▶ _SOURCE DATA_
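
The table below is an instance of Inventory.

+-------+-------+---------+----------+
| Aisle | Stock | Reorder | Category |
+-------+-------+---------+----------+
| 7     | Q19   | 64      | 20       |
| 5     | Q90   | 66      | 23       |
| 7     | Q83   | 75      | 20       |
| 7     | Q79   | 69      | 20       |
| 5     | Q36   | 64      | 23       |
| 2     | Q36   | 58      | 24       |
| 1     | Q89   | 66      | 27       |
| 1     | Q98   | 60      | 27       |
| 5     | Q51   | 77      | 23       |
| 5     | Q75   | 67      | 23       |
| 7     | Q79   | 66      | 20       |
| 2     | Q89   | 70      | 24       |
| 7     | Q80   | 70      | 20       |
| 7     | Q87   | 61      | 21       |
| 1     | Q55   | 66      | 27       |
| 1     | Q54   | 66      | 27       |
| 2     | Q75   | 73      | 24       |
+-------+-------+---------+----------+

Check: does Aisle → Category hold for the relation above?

No

Aisle=7: 6 rows → Category takes values {20, 21} — violation
Aisle=5: 4 rows → Category = 23, 23, 23, 23 ✓
Aisle=2: 3 rows → Category = 24, 24, 24 ✓
Aisle=1: 4 rows → Category = 27, 27, 27, 27 ✓
Two rows agree on Aisle but differ on Category, so Aisle → Category does not hold.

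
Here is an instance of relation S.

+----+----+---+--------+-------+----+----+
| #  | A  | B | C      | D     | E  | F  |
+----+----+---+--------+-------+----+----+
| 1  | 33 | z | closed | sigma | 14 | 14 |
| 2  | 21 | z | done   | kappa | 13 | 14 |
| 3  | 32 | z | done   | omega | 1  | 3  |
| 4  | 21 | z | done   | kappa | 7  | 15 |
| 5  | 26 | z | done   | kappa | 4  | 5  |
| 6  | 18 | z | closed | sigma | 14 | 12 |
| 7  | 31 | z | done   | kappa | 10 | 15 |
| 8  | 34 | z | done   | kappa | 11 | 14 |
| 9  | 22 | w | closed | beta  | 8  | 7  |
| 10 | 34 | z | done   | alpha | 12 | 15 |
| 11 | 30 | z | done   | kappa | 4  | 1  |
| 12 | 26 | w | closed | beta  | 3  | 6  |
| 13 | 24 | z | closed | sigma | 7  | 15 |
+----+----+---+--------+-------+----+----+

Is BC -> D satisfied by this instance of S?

No

(B=z, C=closed): rows 1, 6, 13 → D = sigma, sigma, sigma ✓
(B=z, C=done): rows 2, 3, 4, 5, 7, 8, 10, 11 → D takes values {kappa, omega, alpha} — violation
(B=w, C=closed): rows 9, 12 → D = beta, beta ✓
Two rows agree on BC but differ on D, so BC -> D does not hold.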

▶ _TO DO_
Each line of the data is to be output exactly, with none skipped.

▶ _SOLUTION FOR THIS PROBLEM_
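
The table below is an instance of Inventory.

+-------+-------+---------+----------+
| Aisle | Stock | Reorder | Category |
+-------+-------+---------+----------+
| 7     | Q19   | 64      | 20       |
| 5     | Q90   | 66      | 23       |
| 7     | Q83   | 75      | 20       |
| 7     | Q79   | 69      | 20       |
| 5     | Q36   | 64      | 23       |
| 2     | Q36   | 58      | 24       |
| 1     | Q89   | 66      | 27       |
| 1     | Q98   | 60      | 27       |
| 5     | Q51   | 77      | 23       |
| 5     | Q75   | 67      | 23       |
| 7     | Q79   | 66      | 20       |
| 2     | Q89   | 70      | 24       |
| 7     | Q80   | 70      | 20       |
| 7     | Q87   | 61      | 21       |
| 1     | Q55   | 66      | 27       |
| 1     | Q54   | 66      | 27       |
| 2     | Q75   | 73      | 24       |
+-------+-------+---------+----------+

Check: does Aisle → Category hold for the relation above?

No

Aisle=7: 6 rows → Category takes values {20, 21} — violation
Aisle=5: 4 rows → Category = 23, 23, 23, 23 ✓
Aisle=2: 3 rows → Category = 24, 24, 24 ✓
Aisle=1: 4 rows → Category = 27, 27, 27, 27 ✓
Two rows agree on Aisle but differ on Category, so Aisle → Category does not hold.

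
Here is an instance of relation S.

+----+----+---+--------+-------+----+----+
| #  | A  | B | C      | D     | E  | F  |
+----+----+---+--------+-------+----+----+
| 1  | 33 | z | closed | sigma | 14 | 14 |
| 2  | 21 | z | done   | kappa | 13 | 14 |
| 3  | 32 | z | done   | omega | 1  | 3  |
| 4  | 21 | z | done   | kappa | 7  | 15 |
| 5  | 26 | z | done   | kappa | 4  | 5  |
| 6  | 18 | z | closed | sigma | 14 | 12 |
| 7  | 31 | z | done   | kappa | 10 | 15 |
| 8  | 34 | z | done   | kappa | 11 | 14 |
| 9  | 22 | w | closed | beta  | 8  | 7  |
| 10 | 34 | z | done   | alpha | 12 | 15 |
| 11 | 30 | z | done   | kappa | 4  | 1  |
| 12 | 26 | w | closed | beta  | 3  | 6  |
| 13 | 24 | z | closed | sigma | 7  | 15 |
+----+----+---+--------+-------+----+----+

Is BC -> D satisfied by this instance of S?

No

(B=z, C=closed): rows 1, 6, 13 → D = sigma, sigma, sigma ✓
(B=z, C=done): rows 2, 3, 4, 5, 7, 8, 10, 11 → D takes values {kappa, omega, alpha} — violation
(B=w, C=closed): rows 9, 12 → D = beta, beta ✓
Two rows agree on BC but differ on D, so BC -> D does not hold.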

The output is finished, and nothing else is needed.